* [Task requirements]
Check each line of the records below and collect those that include the word "after".

* [Supplied entries]
--- START ---

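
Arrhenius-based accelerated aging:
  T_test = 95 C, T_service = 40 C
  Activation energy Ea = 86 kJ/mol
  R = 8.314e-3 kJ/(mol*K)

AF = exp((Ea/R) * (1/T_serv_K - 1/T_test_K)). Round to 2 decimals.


T_test_K = 368.15, T_serv_K = 313.15
AF = exp((86/8.314e-3) * (1/313.15 - 1/368.15))
= 139.05

139.05


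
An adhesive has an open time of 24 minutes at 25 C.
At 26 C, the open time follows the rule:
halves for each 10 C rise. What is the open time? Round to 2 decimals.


Factor = 2^((26-25)/10) = 1.0718
Open time = 24 / 1.0718 = 22.39 min

22.39


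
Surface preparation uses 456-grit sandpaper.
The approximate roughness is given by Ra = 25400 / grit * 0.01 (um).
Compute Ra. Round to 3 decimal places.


Ra = 25400 / 456 * 0.01
= 254 / 456
= 0.557 um

0.557


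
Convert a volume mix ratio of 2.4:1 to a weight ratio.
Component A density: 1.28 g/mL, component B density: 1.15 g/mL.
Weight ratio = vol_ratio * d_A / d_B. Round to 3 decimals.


= 2.4 * 1.28 / 1.15 = 2.671

2.671


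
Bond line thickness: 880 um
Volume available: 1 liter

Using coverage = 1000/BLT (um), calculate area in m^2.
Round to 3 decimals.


1 L = 1e6 mm^3, thickness = 880 um = 0.88 mm
Area = 1e6 / 0.88 mm^2 = (1e6 / 0.88) / 1e6 m^2 = 1000 / 880 m^2
= 1.136 m^2

1.136


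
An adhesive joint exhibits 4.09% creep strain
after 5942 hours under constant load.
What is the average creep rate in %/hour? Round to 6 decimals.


Creep rate = strain / time
= 4.09 / 5942
= 0.000688 %/h

0.000688


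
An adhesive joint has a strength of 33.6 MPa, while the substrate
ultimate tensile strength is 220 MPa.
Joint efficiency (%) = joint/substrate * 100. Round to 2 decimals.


Efficiency = 33.6 / 220 * 100
= 15.27%

15.27


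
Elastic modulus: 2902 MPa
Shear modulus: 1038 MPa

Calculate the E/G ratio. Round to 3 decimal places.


E / G = 2902 / 1038 = 2.796

2.796


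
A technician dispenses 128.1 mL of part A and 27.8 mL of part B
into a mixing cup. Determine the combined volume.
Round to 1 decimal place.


Combined volume = 128.1 + 27.8
= 155.9 mL

155.9


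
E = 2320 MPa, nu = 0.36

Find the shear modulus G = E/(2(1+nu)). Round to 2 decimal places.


G = 2320 / (2 * 1.36)
= 852.94 MPa

852.94


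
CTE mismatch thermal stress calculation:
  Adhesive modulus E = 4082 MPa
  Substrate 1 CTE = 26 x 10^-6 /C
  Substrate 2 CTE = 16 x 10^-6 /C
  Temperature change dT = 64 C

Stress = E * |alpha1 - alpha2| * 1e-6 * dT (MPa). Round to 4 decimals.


delta_alpha = |26 - 16| = 10 x 10^-6/C
Stress = 4082 * 10e-6 * 64
= 2.6125 MPa

2.6125


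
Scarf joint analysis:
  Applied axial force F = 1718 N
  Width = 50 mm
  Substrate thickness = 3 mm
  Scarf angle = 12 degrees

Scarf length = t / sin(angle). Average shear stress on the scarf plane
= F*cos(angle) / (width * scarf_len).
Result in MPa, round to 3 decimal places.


Scarf length = 3 / sin(12 deg) = 14.4292 mm
cos(12 deg) = 0.978148
Shear = 1718 * 0.978148 / (50 * 14.4292)
= 2.329 MPa

2.329


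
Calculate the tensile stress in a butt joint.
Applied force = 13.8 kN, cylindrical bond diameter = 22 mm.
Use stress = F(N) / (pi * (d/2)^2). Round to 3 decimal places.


A = pi * 11.0^2 = 380.1327 mm^2
sigma = 13800.0 / 380.1327 = 36.303 MPa

36.303


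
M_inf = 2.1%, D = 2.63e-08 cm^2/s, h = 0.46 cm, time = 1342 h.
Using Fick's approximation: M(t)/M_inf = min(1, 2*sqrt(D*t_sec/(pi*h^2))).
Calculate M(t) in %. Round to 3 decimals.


t = 4831200 s
ratio = min(1, 2*sqrt(2.63e-08*4831200/(pi*0.2116)))
= 0.874385
M(t) = 2.1 * 0.874385 = 1.836%

1.836


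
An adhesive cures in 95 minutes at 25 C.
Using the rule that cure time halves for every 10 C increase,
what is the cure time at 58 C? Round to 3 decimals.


Factor = 2^((58 - 25) / 10) = 9.8492
Cure time = 95 / 9.8492
= 9.645 minutes

9.645


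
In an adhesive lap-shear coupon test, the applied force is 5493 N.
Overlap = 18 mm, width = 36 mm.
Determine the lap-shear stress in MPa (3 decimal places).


stress = F / (overlap * width)
= 5493 / (18 * 36)
= 8.477 MPa

8.477


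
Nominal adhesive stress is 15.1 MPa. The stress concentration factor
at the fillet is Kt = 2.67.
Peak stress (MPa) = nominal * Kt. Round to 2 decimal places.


Peak = 15.1 * 2.67 = 40.32 MPa

40.32


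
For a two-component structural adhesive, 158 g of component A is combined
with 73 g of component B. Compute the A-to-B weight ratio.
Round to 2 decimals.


Weight ratio A:B = 158 / 73
= 2.16

2.16


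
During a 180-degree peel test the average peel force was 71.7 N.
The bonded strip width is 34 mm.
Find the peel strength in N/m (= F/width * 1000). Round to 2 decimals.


Peel strength = F/width * 1000
= 71.7 / 34 * 1000
= 2108.82 N/m

2108.82


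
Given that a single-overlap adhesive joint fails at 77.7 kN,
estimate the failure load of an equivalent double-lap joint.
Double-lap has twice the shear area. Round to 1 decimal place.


Double-lap factor = 2
Expected load = 77.7 * 2 = 155.4 kN

155.4


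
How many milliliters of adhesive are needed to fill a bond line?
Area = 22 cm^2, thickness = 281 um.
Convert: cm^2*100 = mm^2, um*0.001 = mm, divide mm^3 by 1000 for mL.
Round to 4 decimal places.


= (22 * 100) * (281 * 0.001) / 1000
= 0.6182 mL

0.6182


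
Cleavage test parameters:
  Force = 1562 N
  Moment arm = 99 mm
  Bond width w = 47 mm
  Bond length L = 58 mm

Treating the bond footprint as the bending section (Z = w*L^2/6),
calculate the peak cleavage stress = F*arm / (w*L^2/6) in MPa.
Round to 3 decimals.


M = 1562 * 99 = 154638 N*mm
Z = 47 * 58^2 / 6 = 158108 / 6 mm^3
sigma = M / Z = 6 * 154638 / 158108 = 927828 / 158108
= 5.868 MPa

5.868


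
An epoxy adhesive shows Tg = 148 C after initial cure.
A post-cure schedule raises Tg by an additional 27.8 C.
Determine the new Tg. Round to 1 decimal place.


New Tg = 148 + 27.8
= 175.8 C

175.8


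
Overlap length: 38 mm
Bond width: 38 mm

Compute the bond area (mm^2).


Bond area = 38 * 38 = 1444 mm^2

1444


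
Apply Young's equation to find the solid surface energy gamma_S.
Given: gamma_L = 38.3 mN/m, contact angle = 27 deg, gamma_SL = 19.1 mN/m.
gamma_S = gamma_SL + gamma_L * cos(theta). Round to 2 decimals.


theta_rad = 27 * pi/180 = 0.471239
gamma_S = 19.1 + 38.3 * cos(0.471239)
= 53.23 mN/m

53.23


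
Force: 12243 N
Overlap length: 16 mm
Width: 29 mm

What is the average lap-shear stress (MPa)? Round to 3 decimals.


Average shear stress = F / (overlap * width)
= 12243 / (16 * 29)
= 26.386 MPa

26.386


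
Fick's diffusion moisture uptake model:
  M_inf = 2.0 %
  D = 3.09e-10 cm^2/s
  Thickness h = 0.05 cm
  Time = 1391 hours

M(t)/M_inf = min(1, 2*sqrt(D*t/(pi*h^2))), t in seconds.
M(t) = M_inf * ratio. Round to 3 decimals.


t_sec = 1391 * 3600 = 5007600
ratio = 2*sqrt(3.09e-10*5007600/(pi*0.05^2))
= min(1, 0.887726)
= 0.887726
M(t) = 2.0 * 0.887726 = 1.775 %

1.775


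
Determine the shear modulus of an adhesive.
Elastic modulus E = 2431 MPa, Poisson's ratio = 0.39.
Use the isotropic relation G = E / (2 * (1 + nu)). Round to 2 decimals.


G = 2431 / (2*(1+0.39)) = 2431 / 2.78
= 874.46 MPa

874.46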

--- END ---

* [Reply to the task]
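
after 5942 hours under constant load.
An epoxy adhesive shows Tg = 148 C after initial cure.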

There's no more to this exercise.